→ **Task prompt**: Every line in the records below with the string "same" is to be copied out.

→ **Data to process**:
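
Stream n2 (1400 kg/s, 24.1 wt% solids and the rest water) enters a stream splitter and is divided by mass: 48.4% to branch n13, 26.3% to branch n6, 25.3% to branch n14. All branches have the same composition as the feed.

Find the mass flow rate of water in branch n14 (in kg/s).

Branch n14 total = 0.253×1400 = 354.2 kg/s.
water in n14 = 0.759×354.2 = 268.84 kg/s.

268.8 kg/s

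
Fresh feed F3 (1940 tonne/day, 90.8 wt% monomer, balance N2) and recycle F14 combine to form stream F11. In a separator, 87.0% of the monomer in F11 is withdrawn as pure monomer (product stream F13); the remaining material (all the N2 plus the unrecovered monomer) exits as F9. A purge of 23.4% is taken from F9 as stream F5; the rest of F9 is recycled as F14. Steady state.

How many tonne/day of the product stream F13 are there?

1702 tonne/day

monomer in F11: m_A = 1940×0.908 + (1−0.234)·(1−0.870)·m_A, so m_A = 1761.5/0.9004 = 1956.3 tonne/day.
Product F13 = 0.870×1956.3 = 1702 tonne/day.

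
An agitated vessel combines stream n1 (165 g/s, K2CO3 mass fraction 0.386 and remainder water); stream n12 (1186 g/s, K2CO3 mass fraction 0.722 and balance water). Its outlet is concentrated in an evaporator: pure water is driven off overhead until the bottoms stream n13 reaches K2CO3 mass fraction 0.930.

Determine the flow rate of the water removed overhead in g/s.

361.8 g/s

K2CO3 entering = 165×0.386 + 1186×0.722 = 919.98 g/s.
All K2CO3 reports to n13, so n13 = 919.98/0.930 = 989.23 g/s.
Total feed = 1351 g/s; overhead = 1351 − 989.23 = 361.77 g/s.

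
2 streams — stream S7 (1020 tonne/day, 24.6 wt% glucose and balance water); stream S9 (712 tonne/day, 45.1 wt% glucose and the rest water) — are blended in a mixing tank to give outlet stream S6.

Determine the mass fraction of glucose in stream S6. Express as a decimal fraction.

0.3303

Total flow out = 1020 + 712 = 1732 tonne/day.
glucose in = 1020×0.246 + 712×0.451 = 572.03 tonne/day.
glucose mass fraction in S6 = 572.03/1732 = 0.3303.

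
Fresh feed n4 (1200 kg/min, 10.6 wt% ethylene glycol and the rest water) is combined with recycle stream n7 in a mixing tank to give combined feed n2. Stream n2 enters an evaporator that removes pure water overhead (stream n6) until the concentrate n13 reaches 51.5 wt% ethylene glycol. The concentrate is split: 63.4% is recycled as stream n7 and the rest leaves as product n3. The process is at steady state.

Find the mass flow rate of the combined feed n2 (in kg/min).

Overall ethylene glycol balance (none leaves overhead): ethylene glycol in fresh feed = ethylene glycol in product, i.e. 1200×0.106 = (1−0.634)·n13·0.515.
n13 = 127.2/(0.515×0.366) = 674.84 kg/min.
Recycle n7 = 0.634×674.84 = 427.85 kg/min.
Combined feed n2 = 1200 + 427.85 = 1627.8 kg/min.

1628 kg/min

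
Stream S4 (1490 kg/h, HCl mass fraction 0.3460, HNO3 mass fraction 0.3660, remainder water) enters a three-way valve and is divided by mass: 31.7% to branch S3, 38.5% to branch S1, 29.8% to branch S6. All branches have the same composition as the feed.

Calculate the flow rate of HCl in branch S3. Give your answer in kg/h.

Branch S3 total = 0.317×1490 = 472.33 kg/h.
HCl in S3 = 0.346×472.33 = 163.43 kg/h.

163.4 kg/h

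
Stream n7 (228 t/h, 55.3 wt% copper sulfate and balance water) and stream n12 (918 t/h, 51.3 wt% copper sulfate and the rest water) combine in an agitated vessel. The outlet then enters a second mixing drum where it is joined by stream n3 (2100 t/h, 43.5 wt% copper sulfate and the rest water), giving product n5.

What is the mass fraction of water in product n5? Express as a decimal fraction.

0.535

Overall, product flow = 3246 t/h.
water in = 228×0.447 + 918×0.487 + 2100×0.565 = 1735.5 t/h.
water fraction in n5 = 0.535.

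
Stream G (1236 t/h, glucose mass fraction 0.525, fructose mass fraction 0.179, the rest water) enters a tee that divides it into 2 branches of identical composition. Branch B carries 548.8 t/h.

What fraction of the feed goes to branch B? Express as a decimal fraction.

Fraction to B = 548.8/1236 = 0.4440.

0.444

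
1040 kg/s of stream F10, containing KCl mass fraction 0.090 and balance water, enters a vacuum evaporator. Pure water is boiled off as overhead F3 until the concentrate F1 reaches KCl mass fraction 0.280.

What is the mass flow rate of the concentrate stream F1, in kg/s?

334.3 kg/s

KCl is conserved: 1040×0.090 = 93.6 kg/s all reports to the concentrate.
Concentrate = 93.6/(target fraction) = 334.29 kg/s.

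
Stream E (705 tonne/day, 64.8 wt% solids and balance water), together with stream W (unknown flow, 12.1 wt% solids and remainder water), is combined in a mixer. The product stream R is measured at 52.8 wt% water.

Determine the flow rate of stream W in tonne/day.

Let W be the unknown flow. Total out = 705 + W.
water balance: 248.16 + 0.879·W = 0.528·(705 + W)
(0.879 − 0.528)·W = 0.528×705 − 248.16 = 124.08
W = 124.08 / 0.351 = 353.5 tonne/day

353.5 tonne/day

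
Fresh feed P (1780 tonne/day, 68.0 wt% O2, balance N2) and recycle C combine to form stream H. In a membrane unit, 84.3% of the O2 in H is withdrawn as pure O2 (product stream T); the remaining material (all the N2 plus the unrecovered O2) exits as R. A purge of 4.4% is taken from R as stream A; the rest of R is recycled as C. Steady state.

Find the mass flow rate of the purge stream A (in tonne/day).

579.4 tonne/day

N2 enters only via P and leaves only via the purge: 1780×0.320 = 0.044×(N2 in R), and the membrane unit passes all N2, so N2 in H = N2 in R = 12945 tonne/day.
O2 in H: m_A = 1780×0.680 + (1−0.044)·(1−0.843)·m_A, so m_A = 1210.4/0.8499 = 1424.2 tonne/day.
R = (1−0.843)×1424.2 + 12945 = 13169 tonne/day.
Purge A = 0.044×13169 = 579.44 tonne/day.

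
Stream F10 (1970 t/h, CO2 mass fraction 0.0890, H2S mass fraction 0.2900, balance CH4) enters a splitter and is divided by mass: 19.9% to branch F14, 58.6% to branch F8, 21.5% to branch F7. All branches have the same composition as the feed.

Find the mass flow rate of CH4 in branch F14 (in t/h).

243.5 t/h

Branch F14 total = 0.199×1970 = 392.03 t/h.
CH4 in F14 = 0.621×392.03 = 243.45 t/h.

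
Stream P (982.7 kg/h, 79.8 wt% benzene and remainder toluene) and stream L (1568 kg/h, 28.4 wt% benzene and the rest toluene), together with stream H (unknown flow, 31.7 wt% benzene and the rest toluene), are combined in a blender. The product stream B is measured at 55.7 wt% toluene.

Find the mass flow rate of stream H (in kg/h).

790.1 kg/h

Let H be the unknown flow. Total out = 2550.7 + H.
toluene balance: 1321.2 + 0.683·H = 0.557·(2550.7 + H)
(0.683 − 0.557)·H = 0.557×2550.7 − 1321.2 = 99.547
H = 99.547 / 0.126 = 790.05 kg/h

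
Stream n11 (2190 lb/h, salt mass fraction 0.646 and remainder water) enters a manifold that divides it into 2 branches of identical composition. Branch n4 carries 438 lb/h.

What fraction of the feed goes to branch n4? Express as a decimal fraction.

Fraction to n4 = 438/2190 = 0.2000.

0.200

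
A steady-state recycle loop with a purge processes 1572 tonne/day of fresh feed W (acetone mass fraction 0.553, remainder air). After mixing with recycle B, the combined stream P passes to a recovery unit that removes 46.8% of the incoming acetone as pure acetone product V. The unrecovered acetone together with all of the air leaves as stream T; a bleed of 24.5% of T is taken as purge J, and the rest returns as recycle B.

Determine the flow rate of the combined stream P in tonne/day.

4321 tonne/day

air enters only via W and leaves only via the purge: 1572×0.447 = 0.245×(air in T), and the recovery unit passes all air, so air in P = air in T = 2868.1 tonne/day.
acetone in P: m_A = 1572×0.553 + (1−0.245)·(1−0.468)·m_A, so m_A = 869.32/0.5983 = 1452.9 tonne/day.
P = 1452.9 + 2868.1 = 4321 tonne/day.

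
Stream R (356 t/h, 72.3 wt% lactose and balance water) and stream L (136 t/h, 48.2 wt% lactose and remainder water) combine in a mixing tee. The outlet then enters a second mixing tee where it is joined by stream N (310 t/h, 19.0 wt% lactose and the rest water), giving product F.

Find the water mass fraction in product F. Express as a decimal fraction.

Overall, product flow = 802 t/h.
water in = 356×0.277 + 136×0.518 + 310×0.810 = 420.16 t/h.
water fraction in F = 0.524.

0.524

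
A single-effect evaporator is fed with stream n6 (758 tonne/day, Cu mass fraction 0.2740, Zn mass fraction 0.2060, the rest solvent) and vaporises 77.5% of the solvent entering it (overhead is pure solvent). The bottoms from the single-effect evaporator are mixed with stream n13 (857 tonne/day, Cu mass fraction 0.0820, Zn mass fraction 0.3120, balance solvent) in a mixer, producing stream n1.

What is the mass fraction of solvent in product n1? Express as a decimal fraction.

0.4643

Vapour removed = 0.775×0.520×758 = 305.47 tonne/day; concentrate = 452.53 tonne/day.
solvent reaching the mixer = 88.686 (from concentrate) + 857×0.606 = 608.03 tonne/day.
Product flow = 452.53 + 857 = 1309.5 tonne/day; solvent fraction = 0.4643.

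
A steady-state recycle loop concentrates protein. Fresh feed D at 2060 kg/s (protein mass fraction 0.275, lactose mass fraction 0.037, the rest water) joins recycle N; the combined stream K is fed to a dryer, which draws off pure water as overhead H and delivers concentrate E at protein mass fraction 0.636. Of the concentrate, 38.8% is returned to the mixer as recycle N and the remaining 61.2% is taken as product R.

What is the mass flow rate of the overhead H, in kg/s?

1169 kg/s

Overall protein balance (none leaves overhead): protein in fresh feed = protein in product, i.e. 2060×0.275 = (1−0.388)·E·0.636.
E = 566.5/(0.636×0.612) = 1455.4 kg/s.
Recycle N = 0.388×1455.4 = 564.71 kg/s.
Combined feed K = 2060 + 564.71 = 2624.7 kg/s.
Overhead H = K − E = 2624.7 − 1455.4 = 1169.3 kg/s.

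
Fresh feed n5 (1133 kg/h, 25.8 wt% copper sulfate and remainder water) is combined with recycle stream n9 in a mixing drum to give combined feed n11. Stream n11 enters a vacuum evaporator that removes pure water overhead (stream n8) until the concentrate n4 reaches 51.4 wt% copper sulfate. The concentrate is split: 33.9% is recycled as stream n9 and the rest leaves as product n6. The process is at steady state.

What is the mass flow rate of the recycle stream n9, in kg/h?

291.7 kg/h

Overall copper sulfate balance (none leaves overhead): copper sulfate in fresh feed = copper sulfate in product, i.e. 1133×0.258 = (1−0.339)·n4·0.514.
n4 = 292.31/(0.514×0.661) = 860.37 kg/h.
Recycle n9 = 0.339×860.37 = 291.67 kg/h.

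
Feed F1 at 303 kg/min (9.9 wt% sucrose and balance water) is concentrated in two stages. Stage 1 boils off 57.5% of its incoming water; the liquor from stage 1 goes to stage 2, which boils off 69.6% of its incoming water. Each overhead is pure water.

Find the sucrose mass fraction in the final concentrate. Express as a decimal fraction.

0.460

water in feed = 303×0.901 = 273 kg/min.
After stage 1: water left = (1−0.575)×273 = 116.03; stream total = 146.02 kg/min.
After stage 2: water left = (1−0.696)×116.03 = 35.272; final concentrate = 65.269 kg/min.
sucrose fraction = 29.997/65.269 = 0.460.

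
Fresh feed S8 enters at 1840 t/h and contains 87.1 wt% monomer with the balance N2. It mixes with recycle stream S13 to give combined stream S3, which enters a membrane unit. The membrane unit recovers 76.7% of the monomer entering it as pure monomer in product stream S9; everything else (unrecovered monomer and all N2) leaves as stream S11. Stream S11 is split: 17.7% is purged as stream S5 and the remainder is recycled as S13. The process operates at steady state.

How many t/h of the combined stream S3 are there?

N2 enters only via S8 and leaves only via the purge: 1840×0.129 = 0.177×(N2 in S11), and the membrane unit passes all N2, so N2 in S3 = N2 in S11 = 1341 t/h.
monomer in S3: m_A = 1840×0.871 + (1−0.177)·(1−0.767)·m_A, so m_A = 1602.6/0.8082 = 1982.9 t/h.
S3 = 1982.9 + 1341 = 3323.9 t/h.

3324 t/h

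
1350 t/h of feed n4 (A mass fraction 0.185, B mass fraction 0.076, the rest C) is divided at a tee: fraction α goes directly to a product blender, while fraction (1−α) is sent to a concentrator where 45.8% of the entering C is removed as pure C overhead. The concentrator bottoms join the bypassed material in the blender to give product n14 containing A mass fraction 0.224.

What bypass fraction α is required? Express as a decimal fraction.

0.486

All 1350×0.185 = 249.75 t/h of A reaches n14, so n14 = 249.75/0.224 = 1115 t/h and vapour = 235.04 t/h.
The evaporator receives (1−α)·1350 of feed at 0.739 C and removes 0.458 of that C:
0.458×0.739×(1−α)×1350 = 235.04
(1−α) = 235.04/456.92 = 0.5144;  α = 0.4856.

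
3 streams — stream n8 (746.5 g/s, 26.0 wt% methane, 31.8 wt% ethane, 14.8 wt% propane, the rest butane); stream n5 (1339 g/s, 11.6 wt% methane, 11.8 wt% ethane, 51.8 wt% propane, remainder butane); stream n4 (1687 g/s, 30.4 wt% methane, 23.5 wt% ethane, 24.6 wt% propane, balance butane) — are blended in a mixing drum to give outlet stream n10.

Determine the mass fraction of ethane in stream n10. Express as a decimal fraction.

Total flow out = 746.5 + 1339 + 1687 = 3772.5 g/s.
ethane in = 746.5×0.318 + 1339×0.118 + 1687×0.235 = 791.83 g/s.
ethane mass fraction in n10 = 791.83/3772.5 = 0.2099.

0.2099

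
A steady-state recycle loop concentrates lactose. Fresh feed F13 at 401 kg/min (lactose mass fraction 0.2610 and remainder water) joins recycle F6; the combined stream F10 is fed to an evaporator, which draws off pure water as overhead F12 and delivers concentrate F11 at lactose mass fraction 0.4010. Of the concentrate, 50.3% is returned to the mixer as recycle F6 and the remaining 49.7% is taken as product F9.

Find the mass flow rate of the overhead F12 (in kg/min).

140 kg/min

Overall lactose balance (none leaves overhead): lactose in fresh feed = lactose in product, i.e. 401×0.261 = (1−0.503)·F11·0.401.
F11 = 104.66/(0.401×0.497) = 525.15 kg/min.
Recycle F6 = 0.503×525.15 = 264.15 kg/min.
Combined feed F10 = 401 + 264.15 = 665.15 kg/min.
Overhead F12 = F10 − F11 = 665.15 − 525.15 = 140 kg/min.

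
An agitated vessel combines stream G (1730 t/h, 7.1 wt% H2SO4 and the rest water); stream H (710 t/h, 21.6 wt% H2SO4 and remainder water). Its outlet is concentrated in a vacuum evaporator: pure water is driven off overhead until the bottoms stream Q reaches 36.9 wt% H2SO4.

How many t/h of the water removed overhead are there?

H2SO4 entering = 1730×0.071 + 710×0.216 = 276.19 t/h.
All H2SO4 reports to Q, so Q = 276.19/0.369 = 748.48 t/h.
Total feed = 2440 t/h; overhead = 2440 − 748.48 = 1691.5 t/h.

1692 t/h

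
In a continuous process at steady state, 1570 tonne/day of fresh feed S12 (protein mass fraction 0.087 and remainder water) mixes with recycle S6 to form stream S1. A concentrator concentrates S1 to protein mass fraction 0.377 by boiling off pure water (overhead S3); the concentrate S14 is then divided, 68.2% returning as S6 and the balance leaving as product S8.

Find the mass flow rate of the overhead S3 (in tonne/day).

Overall protein balance (none leaves overhead): protein in fresh feed = protein in product, i.e. 1570×0.087 = (1−0.682)·S14·0.377.
S14 = 136.59/(0.377×0.318) = 1139.3 tonne/day.
Recycle S6 = 0.682×1139.3 = 777.02 tonne/day.
Combined feed S1 = 1570 + 777.02 = 2347 tonne/day.
Overhead S3 = S1 − S14 = 2347 − 1139.3 = 1207.7 tonne/day.

1208 tonne/day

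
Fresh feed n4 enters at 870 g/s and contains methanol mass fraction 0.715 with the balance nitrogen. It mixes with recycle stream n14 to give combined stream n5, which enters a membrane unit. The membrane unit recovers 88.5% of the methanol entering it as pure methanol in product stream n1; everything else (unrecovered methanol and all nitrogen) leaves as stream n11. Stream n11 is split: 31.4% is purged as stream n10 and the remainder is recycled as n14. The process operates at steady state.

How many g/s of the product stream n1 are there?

methanol in n5: m_A = 870×0.715 + (1−0.314)·(1−0.885)·m_A, so m_A = 622.05/0.9211 = 675.33 g/s.
Product n1 = 0.885×675.33 = 597.66 g/s.

597.7 g/s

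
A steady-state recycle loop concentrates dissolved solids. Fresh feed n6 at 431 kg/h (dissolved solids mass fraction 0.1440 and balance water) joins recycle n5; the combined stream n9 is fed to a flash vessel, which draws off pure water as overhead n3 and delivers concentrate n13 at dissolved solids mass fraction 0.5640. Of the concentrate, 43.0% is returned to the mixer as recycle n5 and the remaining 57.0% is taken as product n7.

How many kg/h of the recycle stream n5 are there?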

→ **Completed task**:
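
Stream n2 (1400 kg/s, 24.1 wt% solids and the rest water) enters a stream splitter and is divided by mass: 48.4% to branch n13, 26.3% to branch n6, 25.3% to branch n14. All branches have the same composition as the feed.
Stream S4 (1490 kg/h, HCl mass fraction 0.3460, HNO3 mass fraction 0.3660, remainder water) enters a three-way valve and is divided by mass: 31.7% to branch S3, 38.5% to branch S1, 29.8% to branch S6. All branches have the same composition as the feed.
Stream F10 (1970 t/h, CO2 mass fraction 0.0890, H2S mass fraction 0.2900, balance CH4) enters a splitter and is divided by mass: 19.9% to branch F14, 58.6% to branch F8, 21.5% to branch F7. All branches have the same composition as the feed.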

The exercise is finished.